WHAT YOU WILL DO → Using the listing below, retype exactly the lines starting at the one with "A small network" and ending at the one with "86.125.170.192/26 → ISP1", and include both.

SOURCE DATA →
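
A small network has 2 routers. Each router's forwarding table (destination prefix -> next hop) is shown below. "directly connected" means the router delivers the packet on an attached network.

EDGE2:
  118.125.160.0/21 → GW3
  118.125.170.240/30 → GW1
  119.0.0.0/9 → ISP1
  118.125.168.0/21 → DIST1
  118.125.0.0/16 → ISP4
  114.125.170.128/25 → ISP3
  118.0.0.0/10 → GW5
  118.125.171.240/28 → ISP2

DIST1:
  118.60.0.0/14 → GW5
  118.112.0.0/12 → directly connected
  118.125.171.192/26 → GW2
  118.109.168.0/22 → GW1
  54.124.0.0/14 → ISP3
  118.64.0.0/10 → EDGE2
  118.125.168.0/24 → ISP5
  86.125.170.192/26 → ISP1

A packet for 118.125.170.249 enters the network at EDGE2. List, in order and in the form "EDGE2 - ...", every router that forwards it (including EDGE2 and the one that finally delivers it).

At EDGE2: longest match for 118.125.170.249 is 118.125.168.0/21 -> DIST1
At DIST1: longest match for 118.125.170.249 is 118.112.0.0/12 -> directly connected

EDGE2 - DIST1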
==
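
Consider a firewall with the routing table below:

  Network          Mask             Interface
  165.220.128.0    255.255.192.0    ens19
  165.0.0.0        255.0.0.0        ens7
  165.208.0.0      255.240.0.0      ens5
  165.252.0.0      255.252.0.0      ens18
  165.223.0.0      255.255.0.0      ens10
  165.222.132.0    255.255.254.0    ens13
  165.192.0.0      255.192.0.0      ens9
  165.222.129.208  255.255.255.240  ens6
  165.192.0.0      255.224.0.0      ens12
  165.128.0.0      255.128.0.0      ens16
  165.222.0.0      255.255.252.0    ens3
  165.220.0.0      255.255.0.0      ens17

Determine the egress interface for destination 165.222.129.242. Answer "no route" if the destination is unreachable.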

ANSWER SECTION →
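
A small network has 2 routers. Each router's forwarding table (destination prefix -> next hop) is shown below. "directly connected" means the router delivers the packet on an attached network.

EDGE2:
  118.125.160.0/21 → GW3
  118.125.170.240/30 → GW1
  119.0.0.0/9 → ISP1
  118.125.168.0/21 → DIST1
  118.125.0.0/16 → ISP4
  114.125.170.128/25 → ISP3
  118.0.0.0/10 → GW5
  118.125.171.240/28 → ISP2

DIST1:
  118.60.0.0/14 → GW5
  118.112.0.0/12 → directly connected
  118.125.171.192/26 → GW2
  118.109.168.0/22 → GW1
  54.124.0.0/14 → ISP3
  118.64.0.0/10 → EDGE2
  118.125.168.0/24 → ISP5
  86.125.170.192/26 → ISP1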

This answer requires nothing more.